(INPUT)

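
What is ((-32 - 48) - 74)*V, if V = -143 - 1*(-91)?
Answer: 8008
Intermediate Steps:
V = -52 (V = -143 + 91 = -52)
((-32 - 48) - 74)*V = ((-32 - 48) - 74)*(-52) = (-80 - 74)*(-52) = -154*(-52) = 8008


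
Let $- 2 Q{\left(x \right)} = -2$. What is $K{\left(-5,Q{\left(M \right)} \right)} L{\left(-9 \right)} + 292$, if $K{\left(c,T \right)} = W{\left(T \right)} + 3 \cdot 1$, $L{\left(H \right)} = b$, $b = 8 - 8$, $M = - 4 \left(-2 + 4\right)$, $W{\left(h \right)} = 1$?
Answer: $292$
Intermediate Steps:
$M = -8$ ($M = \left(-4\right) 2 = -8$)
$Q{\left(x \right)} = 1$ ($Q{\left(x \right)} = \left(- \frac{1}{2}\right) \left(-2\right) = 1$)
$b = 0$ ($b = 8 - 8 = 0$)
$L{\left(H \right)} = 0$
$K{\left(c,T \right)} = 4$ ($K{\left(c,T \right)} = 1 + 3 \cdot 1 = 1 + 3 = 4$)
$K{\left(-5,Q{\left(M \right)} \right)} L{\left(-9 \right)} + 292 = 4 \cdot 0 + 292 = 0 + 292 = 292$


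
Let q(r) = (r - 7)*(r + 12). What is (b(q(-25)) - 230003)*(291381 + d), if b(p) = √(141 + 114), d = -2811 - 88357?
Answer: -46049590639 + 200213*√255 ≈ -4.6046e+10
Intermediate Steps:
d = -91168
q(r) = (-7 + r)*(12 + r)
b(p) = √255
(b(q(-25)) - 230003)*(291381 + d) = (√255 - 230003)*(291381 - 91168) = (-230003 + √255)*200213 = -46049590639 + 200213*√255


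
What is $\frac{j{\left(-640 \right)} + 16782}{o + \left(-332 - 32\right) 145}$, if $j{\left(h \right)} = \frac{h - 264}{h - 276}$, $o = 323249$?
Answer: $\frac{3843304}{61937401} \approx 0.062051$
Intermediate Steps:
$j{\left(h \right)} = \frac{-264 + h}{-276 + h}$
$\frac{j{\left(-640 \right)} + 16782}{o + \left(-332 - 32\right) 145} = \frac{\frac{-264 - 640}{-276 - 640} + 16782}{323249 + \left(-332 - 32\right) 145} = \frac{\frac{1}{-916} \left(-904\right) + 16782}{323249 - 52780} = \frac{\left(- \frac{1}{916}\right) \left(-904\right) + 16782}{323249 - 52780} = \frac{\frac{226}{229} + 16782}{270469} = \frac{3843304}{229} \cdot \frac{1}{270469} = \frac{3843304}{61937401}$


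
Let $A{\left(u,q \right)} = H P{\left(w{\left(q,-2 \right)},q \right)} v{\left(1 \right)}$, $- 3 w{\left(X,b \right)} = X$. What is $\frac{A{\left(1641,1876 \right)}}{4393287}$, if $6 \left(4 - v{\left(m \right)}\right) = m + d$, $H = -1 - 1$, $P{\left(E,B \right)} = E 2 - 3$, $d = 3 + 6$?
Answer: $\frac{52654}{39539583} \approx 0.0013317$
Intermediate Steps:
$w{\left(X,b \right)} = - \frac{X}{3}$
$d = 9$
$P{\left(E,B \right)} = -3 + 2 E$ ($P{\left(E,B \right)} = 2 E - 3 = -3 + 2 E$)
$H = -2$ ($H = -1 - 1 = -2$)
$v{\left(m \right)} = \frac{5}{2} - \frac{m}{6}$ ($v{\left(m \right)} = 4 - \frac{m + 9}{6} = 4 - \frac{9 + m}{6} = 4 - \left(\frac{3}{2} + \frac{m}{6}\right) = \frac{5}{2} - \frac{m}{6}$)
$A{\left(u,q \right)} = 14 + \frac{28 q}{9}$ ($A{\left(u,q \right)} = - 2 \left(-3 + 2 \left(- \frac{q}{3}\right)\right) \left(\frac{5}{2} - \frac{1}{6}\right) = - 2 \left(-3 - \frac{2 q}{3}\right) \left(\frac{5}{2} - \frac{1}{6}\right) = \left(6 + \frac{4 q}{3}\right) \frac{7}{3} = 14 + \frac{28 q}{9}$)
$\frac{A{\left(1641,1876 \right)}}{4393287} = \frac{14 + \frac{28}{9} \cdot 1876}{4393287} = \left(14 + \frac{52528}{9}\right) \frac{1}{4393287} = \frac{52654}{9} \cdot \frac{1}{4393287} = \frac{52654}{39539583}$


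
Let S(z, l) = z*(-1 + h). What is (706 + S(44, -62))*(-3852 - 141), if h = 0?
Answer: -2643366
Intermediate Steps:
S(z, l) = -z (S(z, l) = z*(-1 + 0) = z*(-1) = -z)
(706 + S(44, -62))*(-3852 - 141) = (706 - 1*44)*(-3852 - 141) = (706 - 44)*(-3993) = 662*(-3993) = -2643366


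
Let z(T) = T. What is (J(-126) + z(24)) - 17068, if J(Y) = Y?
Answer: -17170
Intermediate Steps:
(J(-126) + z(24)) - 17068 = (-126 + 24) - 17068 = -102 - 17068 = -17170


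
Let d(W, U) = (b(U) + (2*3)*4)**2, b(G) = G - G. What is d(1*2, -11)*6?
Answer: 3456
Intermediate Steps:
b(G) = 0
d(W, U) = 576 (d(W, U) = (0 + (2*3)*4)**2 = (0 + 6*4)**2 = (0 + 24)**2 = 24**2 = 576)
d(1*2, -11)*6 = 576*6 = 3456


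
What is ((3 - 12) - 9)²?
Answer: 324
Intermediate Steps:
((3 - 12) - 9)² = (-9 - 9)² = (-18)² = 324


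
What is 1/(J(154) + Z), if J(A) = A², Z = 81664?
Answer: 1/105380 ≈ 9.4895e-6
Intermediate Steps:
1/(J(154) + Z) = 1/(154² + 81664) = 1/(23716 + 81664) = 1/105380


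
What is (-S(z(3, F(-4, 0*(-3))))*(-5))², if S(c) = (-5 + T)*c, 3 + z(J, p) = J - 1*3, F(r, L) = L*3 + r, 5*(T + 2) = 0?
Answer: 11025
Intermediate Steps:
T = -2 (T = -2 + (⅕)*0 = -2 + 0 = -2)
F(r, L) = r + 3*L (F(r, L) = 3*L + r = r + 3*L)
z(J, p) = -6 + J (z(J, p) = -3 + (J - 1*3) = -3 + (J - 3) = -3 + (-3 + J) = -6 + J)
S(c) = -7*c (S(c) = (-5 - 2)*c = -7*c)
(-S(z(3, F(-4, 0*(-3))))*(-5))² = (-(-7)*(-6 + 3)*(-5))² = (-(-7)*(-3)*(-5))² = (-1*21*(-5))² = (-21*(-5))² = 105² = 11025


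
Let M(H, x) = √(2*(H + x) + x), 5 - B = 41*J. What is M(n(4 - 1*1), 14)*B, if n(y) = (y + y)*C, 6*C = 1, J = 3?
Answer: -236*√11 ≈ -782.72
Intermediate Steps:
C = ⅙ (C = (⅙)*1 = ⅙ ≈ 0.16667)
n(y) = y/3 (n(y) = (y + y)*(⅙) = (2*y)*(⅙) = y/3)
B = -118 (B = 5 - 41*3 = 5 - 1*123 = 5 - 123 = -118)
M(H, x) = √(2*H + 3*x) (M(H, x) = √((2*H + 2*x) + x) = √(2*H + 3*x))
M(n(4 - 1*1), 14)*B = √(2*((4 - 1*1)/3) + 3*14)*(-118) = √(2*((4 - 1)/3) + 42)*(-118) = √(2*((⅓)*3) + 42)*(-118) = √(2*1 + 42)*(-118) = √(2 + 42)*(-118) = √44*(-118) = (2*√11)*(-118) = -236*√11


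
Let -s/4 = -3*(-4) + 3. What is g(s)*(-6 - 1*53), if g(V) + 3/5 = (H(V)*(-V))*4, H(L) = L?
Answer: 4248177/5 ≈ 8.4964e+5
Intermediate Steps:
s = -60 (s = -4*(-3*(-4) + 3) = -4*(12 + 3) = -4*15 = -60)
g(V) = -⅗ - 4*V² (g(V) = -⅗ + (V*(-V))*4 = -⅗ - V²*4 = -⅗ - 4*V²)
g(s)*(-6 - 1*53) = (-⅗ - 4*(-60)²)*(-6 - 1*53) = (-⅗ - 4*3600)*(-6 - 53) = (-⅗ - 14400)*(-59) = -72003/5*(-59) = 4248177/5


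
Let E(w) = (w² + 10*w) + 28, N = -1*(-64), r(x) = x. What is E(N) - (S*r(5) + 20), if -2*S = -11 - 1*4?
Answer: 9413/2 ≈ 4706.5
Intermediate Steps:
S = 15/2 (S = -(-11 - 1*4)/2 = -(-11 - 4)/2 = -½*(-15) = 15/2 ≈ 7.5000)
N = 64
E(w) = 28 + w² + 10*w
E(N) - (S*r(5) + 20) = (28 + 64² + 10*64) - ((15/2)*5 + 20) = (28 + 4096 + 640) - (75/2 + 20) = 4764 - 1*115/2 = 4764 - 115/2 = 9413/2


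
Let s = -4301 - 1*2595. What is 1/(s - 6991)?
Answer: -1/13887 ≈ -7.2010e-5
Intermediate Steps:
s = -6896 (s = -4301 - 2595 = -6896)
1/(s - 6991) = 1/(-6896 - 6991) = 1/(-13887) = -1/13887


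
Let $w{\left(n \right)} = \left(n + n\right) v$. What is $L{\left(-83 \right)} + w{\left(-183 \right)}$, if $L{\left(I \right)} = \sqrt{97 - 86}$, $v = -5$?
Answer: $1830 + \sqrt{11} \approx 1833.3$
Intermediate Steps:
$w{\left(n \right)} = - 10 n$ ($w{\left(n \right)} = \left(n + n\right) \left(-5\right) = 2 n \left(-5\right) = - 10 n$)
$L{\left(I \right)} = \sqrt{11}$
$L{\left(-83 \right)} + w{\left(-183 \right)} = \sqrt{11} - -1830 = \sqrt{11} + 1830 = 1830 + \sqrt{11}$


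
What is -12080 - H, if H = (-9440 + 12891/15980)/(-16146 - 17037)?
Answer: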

(End INPUT)

» AIM OF THE EXERCISE
Of the lines above, extract only those from the line with "Answer: 4248177/5 ≈ 8.4964e+5" to the line with "Answer: 9413/2 ≈ 4706.5", both included, exactly as written.

» YOUR RESPONSE
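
Answer: 4248177/5 ≈ 8.4964e+5
Intermediate Steps:
s = -60 (s = -4*(-3*(-4) + 3) = -4*(12 + 3) = -4*15 = -60)
g(V) = -⅗ - 4*V² (g(V) = -⅗ + (V*(-V))*4 = -⅗ - V²*4 = -⅗ - 4*V²)
g(s)*(-6 - 1*53) = (-⅗ - 4*(-60)²)*(-6 - 1*53) = (-⅗ - 4*3600)*(-6 - 53) = (-⅗ - 14400)*(-59) = -72003/5*(-59) = 4248177/5


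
Let E(w) = (w² + 10*w) + 28, N = -1*(-64), r(x) = x. What is E(N) - (S*r(5) + 20), if -2*S = -11 - 1*4?
Answer: 9413/2 ≈ 4706.5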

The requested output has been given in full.